Where a line of the records contains the word "range", show that line.
***** TASK DATA *****
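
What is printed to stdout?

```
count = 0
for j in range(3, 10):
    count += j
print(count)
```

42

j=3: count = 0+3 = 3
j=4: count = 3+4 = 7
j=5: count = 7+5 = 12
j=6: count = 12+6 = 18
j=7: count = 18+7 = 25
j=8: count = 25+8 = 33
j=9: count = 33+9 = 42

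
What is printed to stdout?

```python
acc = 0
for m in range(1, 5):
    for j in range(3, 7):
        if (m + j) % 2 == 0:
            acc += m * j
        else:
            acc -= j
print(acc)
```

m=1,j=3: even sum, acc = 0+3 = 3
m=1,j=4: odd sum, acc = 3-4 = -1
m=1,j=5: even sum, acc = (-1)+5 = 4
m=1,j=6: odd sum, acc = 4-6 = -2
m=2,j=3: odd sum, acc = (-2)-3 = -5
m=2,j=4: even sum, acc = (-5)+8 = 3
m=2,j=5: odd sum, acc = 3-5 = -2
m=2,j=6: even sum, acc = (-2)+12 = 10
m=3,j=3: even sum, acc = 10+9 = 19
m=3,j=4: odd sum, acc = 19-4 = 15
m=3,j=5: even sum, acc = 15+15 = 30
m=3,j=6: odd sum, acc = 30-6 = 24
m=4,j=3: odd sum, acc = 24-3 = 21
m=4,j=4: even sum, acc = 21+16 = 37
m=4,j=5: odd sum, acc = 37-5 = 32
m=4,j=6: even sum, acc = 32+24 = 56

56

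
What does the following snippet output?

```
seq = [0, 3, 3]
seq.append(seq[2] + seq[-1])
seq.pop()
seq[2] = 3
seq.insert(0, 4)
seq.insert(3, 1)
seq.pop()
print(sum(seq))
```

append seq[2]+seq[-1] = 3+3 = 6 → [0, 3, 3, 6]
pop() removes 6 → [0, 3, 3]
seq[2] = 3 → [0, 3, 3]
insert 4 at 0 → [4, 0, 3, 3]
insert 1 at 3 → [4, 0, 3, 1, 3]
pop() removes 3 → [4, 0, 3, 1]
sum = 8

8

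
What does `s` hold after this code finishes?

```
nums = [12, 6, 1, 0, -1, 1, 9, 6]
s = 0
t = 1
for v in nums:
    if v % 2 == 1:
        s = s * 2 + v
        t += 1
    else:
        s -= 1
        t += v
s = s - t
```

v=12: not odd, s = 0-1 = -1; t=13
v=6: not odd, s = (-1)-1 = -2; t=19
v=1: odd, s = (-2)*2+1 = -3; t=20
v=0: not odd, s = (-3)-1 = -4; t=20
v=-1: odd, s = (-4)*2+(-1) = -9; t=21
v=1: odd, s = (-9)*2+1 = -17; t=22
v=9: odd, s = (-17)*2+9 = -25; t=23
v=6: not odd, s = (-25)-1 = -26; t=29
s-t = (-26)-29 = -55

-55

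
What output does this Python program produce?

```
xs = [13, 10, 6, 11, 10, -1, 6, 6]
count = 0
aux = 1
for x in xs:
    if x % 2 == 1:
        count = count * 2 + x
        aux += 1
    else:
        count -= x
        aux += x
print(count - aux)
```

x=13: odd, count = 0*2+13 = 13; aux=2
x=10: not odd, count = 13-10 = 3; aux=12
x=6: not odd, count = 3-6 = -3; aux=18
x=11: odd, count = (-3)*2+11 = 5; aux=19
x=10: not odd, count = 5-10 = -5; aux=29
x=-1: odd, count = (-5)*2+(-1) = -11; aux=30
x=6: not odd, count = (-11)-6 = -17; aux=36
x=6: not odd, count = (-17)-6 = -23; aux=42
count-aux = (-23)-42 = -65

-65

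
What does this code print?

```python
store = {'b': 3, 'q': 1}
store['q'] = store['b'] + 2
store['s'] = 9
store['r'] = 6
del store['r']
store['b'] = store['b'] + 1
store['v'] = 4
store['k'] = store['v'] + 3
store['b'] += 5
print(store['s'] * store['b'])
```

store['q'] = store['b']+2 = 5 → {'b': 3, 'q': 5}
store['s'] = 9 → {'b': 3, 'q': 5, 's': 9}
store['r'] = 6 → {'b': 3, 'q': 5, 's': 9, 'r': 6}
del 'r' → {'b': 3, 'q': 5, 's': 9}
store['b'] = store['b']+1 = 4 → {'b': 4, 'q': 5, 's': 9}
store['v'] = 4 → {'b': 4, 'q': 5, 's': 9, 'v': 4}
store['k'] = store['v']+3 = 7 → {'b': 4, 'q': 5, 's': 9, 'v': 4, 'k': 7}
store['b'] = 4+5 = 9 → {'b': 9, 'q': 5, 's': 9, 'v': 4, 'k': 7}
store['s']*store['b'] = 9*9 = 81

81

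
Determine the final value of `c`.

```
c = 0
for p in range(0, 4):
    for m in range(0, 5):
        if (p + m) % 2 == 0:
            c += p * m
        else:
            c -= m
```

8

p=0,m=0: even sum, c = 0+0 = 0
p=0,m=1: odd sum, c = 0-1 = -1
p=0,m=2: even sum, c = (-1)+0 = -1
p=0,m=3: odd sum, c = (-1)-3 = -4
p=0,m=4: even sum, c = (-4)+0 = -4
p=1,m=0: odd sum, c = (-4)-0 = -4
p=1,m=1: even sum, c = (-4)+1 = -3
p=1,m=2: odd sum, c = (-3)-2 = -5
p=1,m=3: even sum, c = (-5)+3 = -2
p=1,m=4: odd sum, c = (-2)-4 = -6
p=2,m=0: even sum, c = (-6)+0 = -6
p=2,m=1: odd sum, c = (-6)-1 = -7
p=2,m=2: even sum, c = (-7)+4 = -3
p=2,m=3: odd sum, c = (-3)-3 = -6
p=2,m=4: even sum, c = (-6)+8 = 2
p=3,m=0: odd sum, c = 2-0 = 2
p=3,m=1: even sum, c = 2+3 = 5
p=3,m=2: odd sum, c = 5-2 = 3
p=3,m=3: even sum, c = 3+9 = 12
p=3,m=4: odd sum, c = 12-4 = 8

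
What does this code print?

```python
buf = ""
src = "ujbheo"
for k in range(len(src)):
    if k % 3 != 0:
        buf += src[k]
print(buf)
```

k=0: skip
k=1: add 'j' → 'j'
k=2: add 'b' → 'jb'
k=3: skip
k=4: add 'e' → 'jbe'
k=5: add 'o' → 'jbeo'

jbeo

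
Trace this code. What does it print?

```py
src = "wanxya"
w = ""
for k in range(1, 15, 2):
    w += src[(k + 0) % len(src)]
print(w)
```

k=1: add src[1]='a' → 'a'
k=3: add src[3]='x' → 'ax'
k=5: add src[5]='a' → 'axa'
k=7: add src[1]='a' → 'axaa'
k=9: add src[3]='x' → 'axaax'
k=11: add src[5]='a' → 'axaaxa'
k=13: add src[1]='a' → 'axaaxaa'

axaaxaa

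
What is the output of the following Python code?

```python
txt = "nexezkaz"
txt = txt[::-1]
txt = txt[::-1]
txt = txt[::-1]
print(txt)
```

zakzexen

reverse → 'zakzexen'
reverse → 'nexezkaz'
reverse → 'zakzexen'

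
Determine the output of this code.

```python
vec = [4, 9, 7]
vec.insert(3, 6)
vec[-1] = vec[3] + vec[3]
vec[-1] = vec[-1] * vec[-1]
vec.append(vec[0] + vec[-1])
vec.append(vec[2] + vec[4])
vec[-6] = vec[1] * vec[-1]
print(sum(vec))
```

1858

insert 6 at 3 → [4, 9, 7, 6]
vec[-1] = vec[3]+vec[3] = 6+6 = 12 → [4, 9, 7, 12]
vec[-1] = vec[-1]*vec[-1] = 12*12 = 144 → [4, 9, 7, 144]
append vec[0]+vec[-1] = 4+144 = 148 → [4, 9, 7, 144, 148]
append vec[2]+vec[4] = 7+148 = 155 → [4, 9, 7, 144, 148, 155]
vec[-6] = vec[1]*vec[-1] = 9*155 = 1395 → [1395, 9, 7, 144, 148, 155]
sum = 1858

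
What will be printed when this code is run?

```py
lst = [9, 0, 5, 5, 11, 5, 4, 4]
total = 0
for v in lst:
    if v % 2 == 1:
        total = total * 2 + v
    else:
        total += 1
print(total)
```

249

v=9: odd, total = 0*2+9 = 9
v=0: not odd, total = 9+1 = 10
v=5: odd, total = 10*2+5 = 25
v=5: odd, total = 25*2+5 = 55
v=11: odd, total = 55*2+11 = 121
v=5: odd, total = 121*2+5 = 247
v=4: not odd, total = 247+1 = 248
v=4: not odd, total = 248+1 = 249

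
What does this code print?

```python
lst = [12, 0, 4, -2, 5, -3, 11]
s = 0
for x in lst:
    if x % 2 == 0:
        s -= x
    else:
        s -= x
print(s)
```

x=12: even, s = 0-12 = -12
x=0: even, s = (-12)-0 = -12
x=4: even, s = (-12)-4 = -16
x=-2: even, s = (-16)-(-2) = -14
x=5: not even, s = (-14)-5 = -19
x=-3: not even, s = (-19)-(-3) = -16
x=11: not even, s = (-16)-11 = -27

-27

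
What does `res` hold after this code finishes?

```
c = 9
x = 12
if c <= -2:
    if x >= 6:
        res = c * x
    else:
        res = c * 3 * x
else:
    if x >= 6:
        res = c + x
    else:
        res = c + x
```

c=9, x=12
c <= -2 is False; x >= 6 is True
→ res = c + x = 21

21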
*****
***** TASK DATA *****
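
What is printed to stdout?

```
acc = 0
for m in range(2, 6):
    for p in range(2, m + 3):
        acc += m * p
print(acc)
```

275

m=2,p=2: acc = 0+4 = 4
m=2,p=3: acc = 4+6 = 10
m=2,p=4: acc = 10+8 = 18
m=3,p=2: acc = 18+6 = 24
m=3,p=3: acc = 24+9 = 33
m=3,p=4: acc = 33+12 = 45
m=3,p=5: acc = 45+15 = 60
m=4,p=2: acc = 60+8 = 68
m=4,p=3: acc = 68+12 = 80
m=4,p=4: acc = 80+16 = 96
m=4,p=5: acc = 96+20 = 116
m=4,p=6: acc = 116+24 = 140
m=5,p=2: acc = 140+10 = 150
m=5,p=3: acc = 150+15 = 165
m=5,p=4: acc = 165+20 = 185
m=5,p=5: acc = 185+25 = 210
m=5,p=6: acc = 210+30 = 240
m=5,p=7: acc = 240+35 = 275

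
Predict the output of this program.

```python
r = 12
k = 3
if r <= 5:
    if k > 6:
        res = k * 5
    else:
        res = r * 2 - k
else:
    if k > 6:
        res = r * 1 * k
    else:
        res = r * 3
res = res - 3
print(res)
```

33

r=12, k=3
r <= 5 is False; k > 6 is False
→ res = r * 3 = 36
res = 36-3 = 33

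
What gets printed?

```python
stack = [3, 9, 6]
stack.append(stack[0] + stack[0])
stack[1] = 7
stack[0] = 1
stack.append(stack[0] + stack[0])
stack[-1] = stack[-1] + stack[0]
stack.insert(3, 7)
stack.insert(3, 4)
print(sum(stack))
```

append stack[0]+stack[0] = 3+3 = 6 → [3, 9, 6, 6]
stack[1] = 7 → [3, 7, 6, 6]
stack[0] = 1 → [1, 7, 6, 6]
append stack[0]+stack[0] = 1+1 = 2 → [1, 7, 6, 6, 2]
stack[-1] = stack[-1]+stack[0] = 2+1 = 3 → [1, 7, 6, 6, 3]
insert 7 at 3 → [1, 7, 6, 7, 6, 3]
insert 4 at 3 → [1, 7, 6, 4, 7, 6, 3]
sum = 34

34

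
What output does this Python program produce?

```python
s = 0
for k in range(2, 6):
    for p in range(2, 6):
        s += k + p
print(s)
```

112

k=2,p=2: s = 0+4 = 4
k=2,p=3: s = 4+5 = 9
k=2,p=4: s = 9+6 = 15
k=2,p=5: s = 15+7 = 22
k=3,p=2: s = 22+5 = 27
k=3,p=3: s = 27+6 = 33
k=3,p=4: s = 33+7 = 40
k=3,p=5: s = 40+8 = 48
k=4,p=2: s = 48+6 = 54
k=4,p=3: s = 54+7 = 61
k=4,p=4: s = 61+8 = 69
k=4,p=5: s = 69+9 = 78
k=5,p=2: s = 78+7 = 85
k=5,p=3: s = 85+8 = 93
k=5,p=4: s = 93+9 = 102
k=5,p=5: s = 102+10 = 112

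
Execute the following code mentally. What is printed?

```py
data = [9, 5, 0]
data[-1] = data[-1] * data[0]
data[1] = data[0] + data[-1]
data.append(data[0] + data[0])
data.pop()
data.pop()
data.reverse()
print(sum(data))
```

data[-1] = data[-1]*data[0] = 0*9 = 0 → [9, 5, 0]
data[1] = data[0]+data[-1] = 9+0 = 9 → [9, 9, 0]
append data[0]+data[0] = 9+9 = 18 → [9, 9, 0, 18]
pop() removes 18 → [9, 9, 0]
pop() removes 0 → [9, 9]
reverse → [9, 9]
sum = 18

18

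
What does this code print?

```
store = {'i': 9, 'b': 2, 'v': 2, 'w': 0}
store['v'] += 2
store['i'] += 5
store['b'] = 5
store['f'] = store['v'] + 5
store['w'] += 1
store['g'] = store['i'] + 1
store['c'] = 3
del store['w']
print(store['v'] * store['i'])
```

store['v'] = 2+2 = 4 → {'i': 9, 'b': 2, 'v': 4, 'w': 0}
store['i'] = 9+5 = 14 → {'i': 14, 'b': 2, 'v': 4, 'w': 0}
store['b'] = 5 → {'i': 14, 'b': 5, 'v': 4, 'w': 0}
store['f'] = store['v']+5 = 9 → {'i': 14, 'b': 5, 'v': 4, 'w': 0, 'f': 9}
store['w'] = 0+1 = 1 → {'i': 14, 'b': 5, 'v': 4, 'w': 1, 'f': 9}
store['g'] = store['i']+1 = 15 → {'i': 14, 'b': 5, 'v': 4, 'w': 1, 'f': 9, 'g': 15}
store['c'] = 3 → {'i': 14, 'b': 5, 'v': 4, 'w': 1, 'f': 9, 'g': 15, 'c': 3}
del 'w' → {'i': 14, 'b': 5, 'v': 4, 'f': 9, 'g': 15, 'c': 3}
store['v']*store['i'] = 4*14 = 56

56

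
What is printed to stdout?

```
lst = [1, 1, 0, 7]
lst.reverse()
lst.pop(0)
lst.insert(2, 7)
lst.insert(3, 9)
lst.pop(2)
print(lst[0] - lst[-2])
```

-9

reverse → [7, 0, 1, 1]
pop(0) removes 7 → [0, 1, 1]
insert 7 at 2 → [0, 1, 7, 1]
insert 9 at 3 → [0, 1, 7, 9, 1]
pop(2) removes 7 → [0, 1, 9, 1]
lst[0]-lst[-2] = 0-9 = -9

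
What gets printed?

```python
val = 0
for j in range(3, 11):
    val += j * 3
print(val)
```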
*****
TASK ANSWER:
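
for j in range(3, 10):
for m in range(1, 5):
    for j in range(3, 7):
for p in range(0, 4):
    for m in range(0, 5):
for k in range(len(src)):
for k in range(1, 15, 2):
for m in range(2, 6):
    for p in range(2, m + 3):
for k in range(2, 6):
    for p in range(2, 6):
for j in range(3, 11):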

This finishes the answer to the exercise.